### THE TASK
From the data that follows, copy every line with the string "game".
= = =
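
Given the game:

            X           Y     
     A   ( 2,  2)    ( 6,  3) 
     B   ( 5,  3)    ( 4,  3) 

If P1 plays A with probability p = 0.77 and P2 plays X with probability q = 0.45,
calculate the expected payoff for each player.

E[P1] = 4.2575, E[P2] = 2.6535

Work:
E[P1] = p·q·π₁(A,X) + p·(1-q)·π₁(A,Y) + (1-p)·q·π₁(B,X) + (1-p)·(1-q)·π₁(B,Y)
= 0.77·0.45·2 + 0.77·0.55·6 + 0.23·0.45·5 + 0.23·0.55·4
= 4.2575

E[P2] = 2.6535 (similar calculation)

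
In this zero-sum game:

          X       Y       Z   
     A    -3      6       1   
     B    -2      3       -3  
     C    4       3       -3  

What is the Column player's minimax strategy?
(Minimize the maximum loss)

Column should play Z, value = 1

Work:
Column player minimizes Row's maximum payoff:
Column X: max payoff to Row = 4
Column Y: max payoff to Row = 6
Column Z: max payoff to Row = 1
Minimum is 1, achieved by column Z.
Minimax strategy: Z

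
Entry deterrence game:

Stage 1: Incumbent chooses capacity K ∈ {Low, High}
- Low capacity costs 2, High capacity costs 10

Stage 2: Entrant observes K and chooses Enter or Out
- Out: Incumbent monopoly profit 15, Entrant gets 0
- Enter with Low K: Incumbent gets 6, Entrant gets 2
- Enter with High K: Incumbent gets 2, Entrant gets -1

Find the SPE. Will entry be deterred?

SPE: (High, Enter|Low, Out|High); Entry deterred. Incumbent net profit = 5

Work:
After Low K: Entrant enters (2 > 0)
After High K: Entrant stays out (-1 < 0)
Incumbent: Low → 6−2=4, High → 15−10=5
Incumbent chooses High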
= = =
### SOLUTION FOR THIS PROBLEM
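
Given the game:
In this zero-sum game:
Entry deterrence game: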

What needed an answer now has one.